Exercise aim:
Restate word for word the entries below, starting with the line with "A robotic gripper" and continuing through the line with "R3: IF NOT (object_weight". Include both of those lines and no others.

Stored records:
════════════════
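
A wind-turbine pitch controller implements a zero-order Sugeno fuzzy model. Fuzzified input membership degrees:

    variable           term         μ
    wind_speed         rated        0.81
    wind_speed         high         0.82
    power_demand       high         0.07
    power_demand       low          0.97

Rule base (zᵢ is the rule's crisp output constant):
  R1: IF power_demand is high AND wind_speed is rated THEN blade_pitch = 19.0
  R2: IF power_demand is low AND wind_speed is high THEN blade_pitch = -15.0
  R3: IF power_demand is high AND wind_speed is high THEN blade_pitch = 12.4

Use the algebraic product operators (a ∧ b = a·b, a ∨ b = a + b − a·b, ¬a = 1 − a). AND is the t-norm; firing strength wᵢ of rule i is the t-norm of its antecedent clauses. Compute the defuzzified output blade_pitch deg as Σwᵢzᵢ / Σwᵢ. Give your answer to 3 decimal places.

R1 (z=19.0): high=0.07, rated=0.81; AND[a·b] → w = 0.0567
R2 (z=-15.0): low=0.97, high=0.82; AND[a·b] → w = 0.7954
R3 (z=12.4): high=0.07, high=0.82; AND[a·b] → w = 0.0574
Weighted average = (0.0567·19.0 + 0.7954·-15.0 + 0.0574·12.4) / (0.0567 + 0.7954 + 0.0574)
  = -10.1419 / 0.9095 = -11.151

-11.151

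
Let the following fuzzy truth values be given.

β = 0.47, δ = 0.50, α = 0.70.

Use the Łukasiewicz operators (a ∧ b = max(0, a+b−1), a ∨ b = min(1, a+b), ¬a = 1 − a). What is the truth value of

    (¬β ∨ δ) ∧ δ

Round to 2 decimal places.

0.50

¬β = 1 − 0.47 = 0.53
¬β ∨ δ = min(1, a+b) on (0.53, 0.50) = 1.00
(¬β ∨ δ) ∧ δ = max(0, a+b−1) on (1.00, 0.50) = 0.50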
════════════════
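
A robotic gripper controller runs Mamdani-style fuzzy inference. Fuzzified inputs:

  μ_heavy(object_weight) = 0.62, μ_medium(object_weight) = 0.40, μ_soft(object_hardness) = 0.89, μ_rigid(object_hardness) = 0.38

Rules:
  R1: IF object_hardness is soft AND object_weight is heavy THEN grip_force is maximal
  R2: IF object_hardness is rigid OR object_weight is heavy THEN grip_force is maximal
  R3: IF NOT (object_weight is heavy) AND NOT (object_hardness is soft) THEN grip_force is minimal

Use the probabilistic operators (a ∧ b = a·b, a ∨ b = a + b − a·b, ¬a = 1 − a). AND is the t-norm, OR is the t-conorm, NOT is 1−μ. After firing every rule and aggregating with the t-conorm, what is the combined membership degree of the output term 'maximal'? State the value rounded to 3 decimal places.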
════════════════
Answer section:
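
A robotic gripper controller runs Mamdani-style fuzzy inference. Fuzzified inputs:

  μ_heavy(object_weight) = 0.62, μ_medium(object_weight) = 0.40, μ_soft(object_hardness) = 0.89, μ_rigid(object_hardness) = 0.38

Rules:
  R1: IF object_hardness is soft AND object_weight is heavy THEN grip_force is maximal
  R2: IF object_hardness is rigid OR object_weight is heavy THEN grip_force is maximal
  R3: IF NOT (object_weight is heavy) AND NOT (object_hardness is soft) THEN grip_force is minimal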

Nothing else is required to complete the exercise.